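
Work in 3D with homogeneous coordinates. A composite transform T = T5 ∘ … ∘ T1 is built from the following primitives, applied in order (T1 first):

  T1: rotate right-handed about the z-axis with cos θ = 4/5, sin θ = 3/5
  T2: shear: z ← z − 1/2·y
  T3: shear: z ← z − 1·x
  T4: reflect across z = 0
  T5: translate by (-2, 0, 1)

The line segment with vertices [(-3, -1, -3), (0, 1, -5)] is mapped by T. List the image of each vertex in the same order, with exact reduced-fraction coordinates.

T1 rotate right-handed about the z-axis with cos θ = 4/5, sin θ = 3/5: (-3, -1, -3) → (-9/5, -13/5, -3); (0, 1, -5) → (-3/5, 4/5, -5)
T2 shear: z ← z − 1/2·y: (-9/5, -13/5, -3) → (-9/5, -13/5, -17/10); (-3/5, 4/5, -5) → (-3/5, 4/5, -27/5)
T3 shear: z ← z − 1·x: (-9/5, -13/5, -17/10) → (-9/5, -13/5, 1/10); (-3/5, 4/5, -27/5) → (-3/5, 4/5, -24/5)
T4 reflect across z = 0: (-9/5, -13/5, 1/10) → (-9/5, -13/5, -1/10); (-3/5, 4/5, -24/5) → (-3/5, 4/5, 24/5)
T5 translate by (-2, 0, 1): (-9/5, -13/5, -1/10) → (-19/5, -13/5, 9/10); (-3/5, 4/5, 24/5) → (-13/5, 4/5, 29/5)

image vertices: (-19/5, -13/5, 9/10), (-13/5, 4/5, 29/5)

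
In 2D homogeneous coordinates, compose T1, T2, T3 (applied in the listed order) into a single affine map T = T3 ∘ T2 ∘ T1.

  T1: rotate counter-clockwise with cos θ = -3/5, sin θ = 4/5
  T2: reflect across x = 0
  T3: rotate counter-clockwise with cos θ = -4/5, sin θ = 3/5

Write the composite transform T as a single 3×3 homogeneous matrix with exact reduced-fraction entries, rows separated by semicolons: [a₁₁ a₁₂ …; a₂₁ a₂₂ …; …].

T1 = [-3/5 -4/5 0; 4/5 -3/5 0; 0 0 1]
T2·T1 = [3/5 4/5 0; 4/5 -3/5 0; 0 0 1]
T3·…·T1 = [-24/25 -7/25 0; -7/25 24/25 0; 0 0 1]

T = [-24/25 -7/25 0; -7/25 24/25 0; 0 0 1]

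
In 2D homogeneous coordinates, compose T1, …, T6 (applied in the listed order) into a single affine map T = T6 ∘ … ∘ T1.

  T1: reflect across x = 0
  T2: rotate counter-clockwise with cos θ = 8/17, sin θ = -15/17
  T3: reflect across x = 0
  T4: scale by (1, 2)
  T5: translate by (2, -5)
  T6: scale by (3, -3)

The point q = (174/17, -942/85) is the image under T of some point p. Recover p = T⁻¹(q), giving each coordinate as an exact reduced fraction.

T1 = [-1 0 0; 0 1 0; 0 0 1]
T2·T1 = [-8/17 15/17 0; 15/17 8/17 0; 0 0 1]
T3·…·T1 = [8/17 -15/17 0; 15/17 8/17 0; 0 0 1]
T4·…·T1 = [8/17 -15/17 0; 30/17 16/17 0; 0 0 1]
T5·…·T1 = [8/17 -15/17 2; 30/17 16/17 -5; 0 0 1]
T6·…·T1 = [24/17 -45/17 6; -90/17 -48/17 15; 0 0 1]
det M = -18; M⁻¹ = [8/51 -5/34 43/34; -5/17 -4/51 50/17; 0 0 1]
M⁻¹ · (174/17, -942/85)ᵀ = (9/2, 4/5)ᵀ

p = (9/2, 4/5)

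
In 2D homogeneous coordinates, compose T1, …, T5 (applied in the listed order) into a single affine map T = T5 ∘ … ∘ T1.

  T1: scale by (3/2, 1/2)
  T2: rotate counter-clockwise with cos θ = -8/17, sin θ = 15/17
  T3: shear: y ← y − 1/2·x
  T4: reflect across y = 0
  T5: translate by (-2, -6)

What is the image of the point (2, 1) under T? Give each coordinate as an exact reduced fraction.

T1 scale by (3/2, 1/2): (2, 1) → (3, 1/2)
T2 rotate counter-clockwise with cos θ = -8/17, sin θ = 15/17: (3, 1/2) → (-63/34, 41/17)
T3 shear: y ← y − 1/2·x: (-63/34, 41/17) → (-63/34, 227/68)
T4 reflect across y = 0: (-63/34, 227/68) → (-63/34, -227/68)
T5 translate by (-2, -6): (-63/34, -227/68) → (-131/34, -635/68)

T(p) = (-131/34, -635/68)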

===============

Task requirements:
Search each line of the data above for "applied", and copy the lines where it occurs.

Exercise answer:
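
Work in 3D with homogeneous coordinates. A composite transform T = T5 ∘ … ∘ T1 is built from the following primitives, applied in order (T1 first):
In 2D homogeneous coordinates, compose T1, T2, T3 (applied in the listed order) into a single affine map T = T3 ∘ T2 ∘ T1.
In 2D homogeneous coordinates, compose T1, …, T6 (applied in the listed order) into a single affine map T = T6 ∘ … ∘ T1.
In 2D homogeneous coordinates, compose T1, …, T5 (applied in the listed order) into a single affine map T = T5 ∘ … ∘ T1.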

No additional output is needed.